▸ WORK REQUEST: Using the records below, output the stretch that opens with the line containing "Answer: 54128 + 34*sqrt(23) ≈ 54291." and closes with the line containing "Answer: -264935183 +", exactly and including both lines, with nothing more.
━━━━━ DATA SUPPLIED ━━━━━
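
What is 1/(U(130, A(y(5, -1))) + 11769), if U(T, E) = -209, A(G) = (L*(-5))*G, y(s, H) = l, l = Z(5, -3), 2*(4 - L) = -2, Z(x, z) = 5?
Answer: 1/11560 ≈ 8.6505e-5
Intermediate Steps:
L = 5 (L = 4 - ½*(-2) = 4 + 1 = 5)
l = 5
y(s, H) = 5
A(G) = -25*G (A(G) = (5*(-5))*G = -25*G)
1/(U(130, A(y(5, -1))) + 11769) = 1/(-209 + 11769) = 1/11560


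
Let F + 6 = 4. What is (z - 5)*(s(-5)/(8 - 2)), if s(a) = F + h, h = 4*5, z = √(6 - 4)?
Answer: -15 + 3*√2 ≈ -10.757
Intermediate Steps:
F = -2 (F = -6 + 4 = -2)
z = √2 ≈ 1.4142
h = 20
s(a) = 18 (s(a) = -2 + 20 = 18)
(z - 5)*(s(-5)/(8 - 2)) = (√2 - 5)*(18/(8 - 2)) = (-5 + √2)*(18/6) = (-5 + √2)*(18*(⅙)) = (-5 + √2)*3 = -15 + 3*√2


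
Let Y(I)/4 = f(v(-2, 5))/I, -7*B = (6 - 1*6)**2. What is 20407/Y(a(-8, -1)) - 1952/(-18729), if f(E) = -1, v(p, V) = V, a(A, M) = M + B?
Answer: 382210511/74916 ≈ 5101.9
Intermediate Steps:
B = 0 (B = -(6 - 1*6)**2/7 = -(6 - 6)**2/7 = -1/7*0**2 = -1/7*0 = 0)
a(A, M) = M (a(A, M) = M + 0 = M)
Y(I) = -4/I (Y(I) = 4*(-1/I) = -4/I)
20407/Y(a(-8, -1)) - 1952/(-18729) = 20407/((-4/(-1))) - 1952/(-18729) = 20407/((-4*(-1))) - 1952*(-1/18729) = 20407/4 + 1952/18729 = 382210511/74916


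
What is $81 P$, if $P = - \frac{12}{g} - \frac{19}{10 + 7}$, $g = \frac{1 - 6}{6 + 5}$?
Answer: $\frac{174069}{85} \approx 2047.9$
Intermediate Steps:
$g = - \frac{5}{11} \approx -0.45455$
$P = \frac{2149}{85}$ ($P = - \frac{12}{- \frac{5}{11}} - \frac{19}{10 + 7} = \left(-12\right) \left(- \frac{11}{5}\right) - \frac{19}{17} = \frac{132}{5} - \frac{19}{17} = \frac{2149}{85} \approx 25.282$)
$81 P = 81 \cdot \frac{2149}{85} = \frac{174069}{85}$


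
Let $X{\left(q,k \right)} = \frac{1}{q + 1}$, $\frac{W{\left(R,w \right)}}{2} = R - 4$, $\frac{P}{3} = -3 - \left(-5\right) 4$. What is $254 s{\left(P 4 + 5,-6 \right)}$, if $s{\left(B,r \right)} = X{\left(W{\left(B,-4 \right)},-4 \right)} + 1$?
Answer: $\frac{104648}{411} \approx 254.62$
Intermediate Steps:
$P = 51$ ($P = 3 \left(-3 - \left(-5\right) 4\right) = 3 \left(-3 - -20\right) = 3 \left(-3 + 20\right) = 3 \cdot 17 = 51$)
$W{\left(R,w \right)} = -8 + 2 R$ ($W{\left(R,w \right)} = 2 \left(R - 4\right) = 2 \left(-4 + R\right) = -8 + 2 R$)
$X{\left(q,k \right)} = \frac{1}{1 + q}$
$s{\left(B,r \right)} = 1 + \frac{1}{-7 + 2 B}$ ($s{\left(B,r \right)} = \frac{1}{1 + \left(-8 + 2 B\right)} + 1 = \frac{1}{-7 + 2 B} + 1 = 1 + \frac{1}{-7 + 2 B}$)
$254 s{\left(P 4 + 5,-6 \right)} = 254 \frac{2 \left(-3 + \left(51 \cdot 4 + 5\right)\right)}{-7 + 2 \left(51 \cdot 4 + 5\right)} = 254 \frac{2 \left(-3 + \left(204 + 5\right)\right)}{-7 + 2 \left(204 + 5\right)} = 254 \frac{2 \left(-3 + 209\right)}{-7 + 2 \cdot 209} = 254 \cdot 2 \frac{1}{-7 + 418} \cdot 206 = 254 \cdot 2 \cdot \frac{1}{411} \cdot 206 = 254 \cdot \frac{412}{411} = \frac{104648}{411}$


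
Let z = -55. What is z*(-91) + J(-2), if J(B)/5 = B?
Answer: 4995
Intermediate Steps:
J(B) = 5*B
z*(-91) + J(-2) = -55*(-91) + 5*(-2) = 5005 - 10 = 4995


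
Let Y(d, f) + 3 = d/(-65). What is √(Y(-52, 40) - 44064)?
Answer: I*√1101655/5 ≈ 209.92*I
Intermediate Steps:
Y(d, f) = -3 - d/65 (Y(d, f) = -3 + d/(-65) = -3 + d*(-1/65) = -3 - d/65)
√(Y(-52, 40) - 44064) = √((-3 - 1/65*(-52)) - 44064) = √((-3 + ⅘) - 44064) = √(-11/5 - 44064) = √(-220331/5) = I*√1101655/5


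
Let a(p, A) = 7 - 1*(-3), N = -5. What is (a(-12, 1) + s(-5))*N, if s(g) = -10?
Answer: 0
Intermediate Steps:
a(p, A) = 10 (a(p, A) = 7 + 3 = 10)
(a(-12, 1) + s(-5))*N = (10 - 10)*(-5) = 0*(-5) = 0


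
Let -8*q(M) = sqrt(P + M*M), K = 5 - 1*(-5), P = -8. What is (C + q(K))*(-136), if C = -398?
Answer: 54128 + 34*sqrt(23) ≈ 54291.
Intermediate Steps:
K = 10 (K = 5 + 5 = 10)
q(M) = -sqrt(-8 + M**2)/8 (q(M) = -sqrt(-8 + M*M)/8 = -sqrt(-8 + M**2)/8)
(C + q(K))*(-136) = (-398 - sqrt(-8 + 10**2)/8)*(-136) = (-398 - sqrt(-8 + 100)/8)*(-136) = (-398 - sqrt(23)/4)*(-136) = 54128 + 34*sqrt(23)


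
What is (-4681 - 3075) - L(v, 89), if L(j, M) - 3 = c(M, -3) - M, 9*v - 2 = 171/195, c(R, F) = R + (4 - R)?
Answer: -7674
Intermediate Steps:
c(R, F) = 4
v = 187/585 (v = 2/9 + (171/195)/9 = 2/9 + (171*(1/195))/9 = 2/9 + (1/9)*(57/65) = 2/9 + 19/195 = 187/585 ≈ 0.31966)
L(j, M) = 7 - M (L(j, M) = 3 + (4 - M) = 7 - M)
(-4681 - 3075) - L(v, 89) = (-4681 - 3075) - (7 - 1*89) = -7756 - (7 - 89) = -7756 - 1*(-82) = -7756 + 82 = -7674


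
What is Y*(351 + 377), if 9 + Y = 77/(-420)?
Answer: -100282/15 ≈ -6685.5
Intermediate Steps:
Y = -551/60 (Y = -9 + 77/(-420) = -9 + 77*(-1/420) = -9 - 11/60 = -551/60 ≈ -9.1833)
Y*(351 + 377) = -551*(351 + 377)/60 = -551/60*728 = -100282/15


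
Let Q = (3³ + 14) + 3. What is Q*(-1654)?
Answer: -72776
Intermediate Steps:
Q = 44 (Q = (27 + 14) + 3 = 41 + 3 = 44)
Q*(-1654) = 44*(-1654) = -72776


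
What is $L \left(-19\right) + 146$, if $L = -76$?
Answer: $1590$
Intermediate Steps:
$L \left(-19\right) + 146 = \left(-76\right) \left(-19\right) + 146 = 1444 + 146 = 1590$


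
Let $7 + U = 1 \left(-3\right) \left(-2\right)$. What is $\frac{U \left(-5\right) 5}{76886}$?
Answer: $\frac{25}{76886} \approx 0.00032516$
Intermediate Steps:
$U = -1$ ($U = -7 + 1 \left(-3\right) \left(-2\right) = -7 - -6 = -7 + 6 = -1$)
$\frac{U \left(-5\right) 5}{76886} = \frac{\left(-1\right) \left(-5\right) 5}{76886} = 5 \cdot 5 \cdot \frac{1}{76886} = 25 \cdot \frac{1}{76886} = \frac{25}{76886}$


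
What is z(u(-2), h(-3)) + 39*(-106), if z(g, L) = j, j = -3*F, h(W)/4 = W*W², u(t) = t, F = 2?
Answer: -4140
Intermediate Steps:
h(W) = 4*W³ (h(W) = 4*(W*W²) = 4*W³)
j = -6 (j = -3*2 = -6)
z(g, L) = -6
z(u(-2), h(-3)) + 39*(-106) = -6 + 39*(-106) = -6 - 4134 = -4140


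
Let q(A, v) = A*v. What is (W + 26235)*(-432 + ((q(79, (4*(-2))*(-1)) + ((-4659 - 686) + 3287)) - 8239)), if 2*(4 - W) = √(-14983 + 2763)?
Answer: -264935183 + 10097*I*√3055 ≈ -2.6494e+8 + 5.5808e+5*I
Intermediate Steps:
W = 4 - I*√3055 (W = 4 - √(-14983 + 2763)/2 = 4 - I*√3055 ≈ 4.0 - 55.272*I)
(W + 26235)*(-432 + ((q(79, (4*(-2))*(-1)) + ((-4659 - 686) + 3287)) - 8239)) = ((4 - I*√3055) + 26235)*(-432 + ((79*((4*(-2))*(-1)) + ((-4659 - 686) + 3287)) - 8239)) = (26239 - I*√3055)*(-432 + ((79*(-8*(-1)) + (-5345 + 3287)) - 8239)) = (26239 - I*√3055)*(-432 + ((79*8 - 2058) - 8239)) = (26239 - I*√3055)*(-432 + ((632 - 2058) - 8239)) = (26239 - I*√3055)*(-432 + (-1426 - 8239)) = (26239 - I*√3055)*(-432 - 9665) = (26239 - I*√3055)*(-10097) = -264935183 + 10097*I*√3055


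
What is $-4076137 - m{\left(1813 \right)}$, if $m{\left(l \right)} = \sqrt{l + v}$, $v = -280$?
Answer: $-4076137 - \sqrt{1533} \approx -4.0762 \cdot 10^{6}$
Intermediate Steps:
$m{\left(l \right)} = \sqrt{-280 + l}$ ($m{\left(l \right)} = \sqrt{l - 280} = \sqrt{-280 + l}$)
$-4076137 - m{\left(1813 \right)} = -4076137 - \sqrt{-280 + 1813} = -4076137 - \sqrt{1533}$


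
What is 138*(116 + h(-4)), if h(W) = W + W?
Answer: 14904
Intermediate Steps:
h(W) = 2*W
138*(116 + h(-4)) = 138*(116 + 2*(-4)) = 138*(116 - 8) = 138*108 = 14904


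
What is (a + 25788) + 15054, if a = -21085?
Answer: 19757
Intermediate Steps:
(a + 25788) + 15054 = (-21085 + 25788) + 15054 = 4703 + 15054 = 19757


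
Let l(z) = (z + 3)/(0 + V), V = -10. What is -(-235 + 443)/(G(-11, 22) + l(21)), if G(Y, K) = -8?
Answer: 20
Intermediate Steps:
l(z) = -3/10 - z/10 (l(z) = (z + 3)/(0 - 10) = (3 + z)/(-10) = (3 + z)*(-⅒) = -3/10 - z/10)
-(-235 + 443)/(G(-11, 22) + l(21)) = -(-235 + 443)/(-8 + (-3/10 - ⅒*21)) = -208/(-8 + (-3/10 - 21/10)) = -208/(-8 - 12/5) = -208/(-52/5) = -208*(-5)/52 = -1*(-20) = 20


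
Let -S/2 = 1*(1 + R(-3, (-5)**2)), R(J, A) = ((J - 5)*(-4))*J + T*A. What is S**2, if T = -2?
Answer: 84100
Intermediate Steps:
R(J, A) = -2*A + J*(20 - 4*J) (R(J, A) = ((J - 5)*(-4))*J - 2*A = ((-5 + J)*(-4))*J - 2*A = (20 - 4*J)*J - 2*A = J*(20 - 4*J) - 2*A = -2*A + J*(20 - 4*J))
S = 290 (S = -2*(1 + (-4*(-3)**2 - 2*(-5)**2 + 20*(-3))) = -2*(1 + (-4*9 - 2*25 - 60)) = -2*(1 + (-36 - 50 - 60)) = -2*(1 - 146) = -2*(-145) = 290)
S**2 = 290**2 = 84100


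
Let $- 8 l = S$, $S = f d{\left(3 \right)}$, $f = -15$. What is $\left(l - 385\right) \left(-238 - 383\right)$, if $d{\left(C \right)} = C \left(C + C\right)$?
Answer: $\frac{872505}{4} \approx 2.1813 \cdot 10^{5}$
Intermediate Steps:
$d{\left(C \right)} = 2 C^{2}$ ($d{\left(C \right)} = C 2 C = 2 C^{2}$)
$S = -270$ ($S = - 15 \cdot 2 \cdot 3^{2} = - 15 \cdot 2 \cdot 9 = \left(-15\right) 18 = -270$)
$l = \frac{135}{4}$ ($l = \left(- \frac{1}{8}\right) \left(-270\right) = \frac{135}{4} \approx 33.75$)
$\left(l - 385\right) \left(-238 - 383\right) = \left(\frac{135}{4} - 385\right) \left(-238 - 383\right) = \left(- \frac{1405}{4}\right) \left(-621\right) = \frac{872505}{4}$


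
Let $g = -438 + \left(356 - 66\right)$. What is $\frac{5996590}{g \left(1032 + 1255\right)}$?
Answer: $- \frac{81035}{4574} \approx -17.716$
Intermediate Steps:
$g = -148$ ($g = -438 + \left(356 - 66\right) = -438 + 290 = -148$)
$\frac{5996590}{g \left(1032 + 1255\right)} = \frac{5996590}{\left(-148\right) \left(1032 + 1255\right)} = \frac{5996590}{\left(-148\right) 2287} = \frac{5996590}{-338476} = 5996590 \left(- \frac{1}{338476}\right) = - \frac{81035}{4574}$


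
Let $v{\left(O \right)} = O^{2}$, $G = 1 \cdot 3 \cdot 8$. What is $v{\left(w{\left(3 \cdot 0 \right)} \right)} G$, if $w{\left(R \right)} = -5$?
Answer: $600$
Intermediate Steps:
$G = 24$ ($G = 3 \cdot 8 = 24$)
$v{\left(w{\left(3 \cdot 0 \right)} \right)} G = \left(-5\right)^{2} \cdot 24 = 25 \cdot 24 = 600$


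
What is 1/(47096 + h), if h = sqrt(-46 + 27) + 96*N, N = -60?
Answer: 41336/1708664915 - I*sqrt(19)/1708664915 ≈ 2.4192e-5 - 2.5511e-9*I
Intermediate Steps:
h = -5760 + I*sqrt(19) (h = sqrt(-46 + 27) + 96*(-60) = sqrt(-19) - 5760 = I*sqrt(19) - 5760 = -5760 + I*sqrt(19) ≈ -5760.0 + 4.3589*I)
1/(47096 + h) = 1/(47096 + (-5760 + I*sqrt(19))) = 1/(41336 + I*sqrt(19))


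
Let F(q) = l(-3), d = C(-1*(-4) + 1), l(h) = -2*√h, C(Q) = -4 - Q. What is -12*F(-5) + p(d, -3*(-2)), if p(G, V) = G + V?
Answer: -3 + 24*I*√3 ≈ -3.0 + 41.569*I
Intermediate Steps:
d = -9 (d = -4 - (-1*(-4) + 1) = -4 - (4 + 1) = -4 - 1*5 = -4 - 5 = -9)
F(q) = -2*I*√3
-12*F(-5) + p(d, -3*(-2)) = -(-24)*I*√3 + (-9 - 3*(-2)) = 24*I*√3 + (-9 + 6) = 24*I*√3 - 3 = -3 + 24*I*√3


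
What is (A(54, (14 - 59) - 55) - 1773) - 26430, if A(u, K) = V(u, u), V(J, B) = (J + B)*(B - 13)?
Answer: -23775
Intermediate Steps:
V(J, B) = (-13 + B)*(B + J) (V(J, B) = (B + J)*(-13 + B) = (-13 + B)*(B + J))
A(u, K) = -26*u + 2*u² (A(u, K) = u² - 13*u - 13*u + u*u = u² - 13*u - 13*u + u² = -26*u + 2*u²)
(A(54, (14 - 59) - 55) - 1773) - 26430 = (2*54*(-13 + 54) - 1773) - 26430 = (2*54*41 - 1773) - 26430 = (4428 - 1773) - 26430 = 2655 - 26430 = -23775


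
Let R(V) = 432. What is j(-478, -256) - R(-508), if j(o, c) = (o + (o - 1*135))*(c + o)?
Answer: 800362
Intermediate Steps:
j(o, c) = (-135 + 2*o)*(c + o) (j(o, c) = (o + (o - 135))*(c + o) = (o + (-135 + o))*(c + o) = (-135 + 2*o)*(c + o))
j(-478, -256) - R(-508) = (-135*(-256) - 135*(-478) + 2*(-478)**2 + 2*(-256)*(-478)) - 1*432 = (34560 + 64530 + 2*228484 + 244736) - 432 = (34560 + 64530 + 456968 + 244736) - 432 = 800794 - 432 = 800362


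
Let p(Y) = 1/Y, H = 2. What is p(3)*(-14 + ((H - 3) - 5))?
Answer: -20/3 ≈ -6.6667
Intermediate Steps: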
━━━━━
▸ TASK RESULT:
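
Answer: 54128 + 34*sqrt(23) ≈ 54291.
Intermediate Steps:
K = 10 (K = 5 + 5 = 10)
q(M) = -sqrt(-8 + M**2)/8 (q(M) = -sqrt(-8 + M*M)/8 = -sqrt(-8 + M**2)/8)
(C + q(K))*(-136) = (-398 - sqrt(-8 + 10**2)/8)*(-136) = (-398 - sqrt(-8 + 100)/8)*(-136) = (-398 - sqrt(23)/4)*(-136) = 54128 + 34*sqrt(23)


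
What is (-4681 - 3075) - L(v, 89), if L(j, M) - 3 = c(M, -3) - M, 9*v - 2 = 171/195, c(R, F) = R + (4 - R)?
Answer: -7674
Intermediate Steps:
c(R, F) = 4
v = 187/585 (v = 2/9 + (171/195)/9 = 2/9 + (171*(1/195))/9 = 2/9 + (1/9)*(57/65) = 2/9 + 19/195 = 187/585 ≈ 0.31966)
L(j, M) = 7 - M (L(j, M) = 3 + (4 - M) = 7 - M)
(-4681 - 3075) - L(v, 89) = (-4681 - 3075) - (7 - 1*89) = -7756 - (7 - 89) = -7756 - 1*(-82) = -7756 + 82 = -7674


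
What is Y*(351 + 377), if 9 + Y = 77/(-420)?
Answer: -100282/15 ≈ -6685.5
Intermediate Steps:
Y = -551/60 (Y = -9 + 77/(-420) = -9 + 77*(-1/420) = -9 - 11/60 = -551/60 ≈ -9.1833)
Y*(351 + 377) = -551*(351 + 377)/60 = -551/60*728 = -100282/15


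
Let Q = (3³ + 14) + 3. What is Q*(-1654)?
Answer: -72776
Intermediate Steps:
Q = 44 (Q = (27 + 14) + 3 = 41 + 3 = 44)
Q*(-1654) = 44*(-1654) = -72776


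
What is $L \left(-19\right) + 146$, if $L = -76$?
Answer: $1590$
Intermediate Steps:
$L \left(-19\right) + 146 = \left(-76\right) \left(-19\right) + 146 = 1444 + 146 = 1590$


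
Let $7 + U = 1 \left(-3\right) \left(-2\right)$. What is $\frac{U \left(-5\right) 5}{76886}$?
Answer: $\frac{25}{76886} \approx 0.00032516$
Intermediate Steps:
$U = -1$ ($U = -7 + 1 \left(-3\right) \left(-2\right) = -7 - -6 = -7 + 6 = -1$)
$\frac{U \left(-5\right) 5}{76886} = \frac{\left(-1\right) \left(-5\right) 5}{76886} = 5 \cdot 5 \cdot \frac{1}{76886} = 25 \cdot \frac{1}{76886} = \frac{25}{76886}$


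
What is z(u(-2), h(-3)) + 39*(-106), if z(g, L) = j, j = -3*F, h(W)/4 = W*W², u(t) = t, F = 2?
Answer: -4140
Intermediate Steps:
h(W) = 4*W³ (h(W) = 4*(W*W²) = 4*W³)
j = -6 (j = -3*2 = -6)
z(g, L) = -6
z(u(-2), h(-3)) + 39*(-106) = -6 + 39*(-106) = -6 - 4134 = -4140


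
Let q(A, v) = A*v. What is (W + 26235)*(-432 + ((q(79, (4*(-2))*(-1)) + ((-4659 - 686) + 3287)) - 8239)), if 2*(4 - W) = √(-14983 + 2763)?
Answer: -264935183 + 10097*I*√3055 ≈ -2.6494e+8 + 5.5808e+5*I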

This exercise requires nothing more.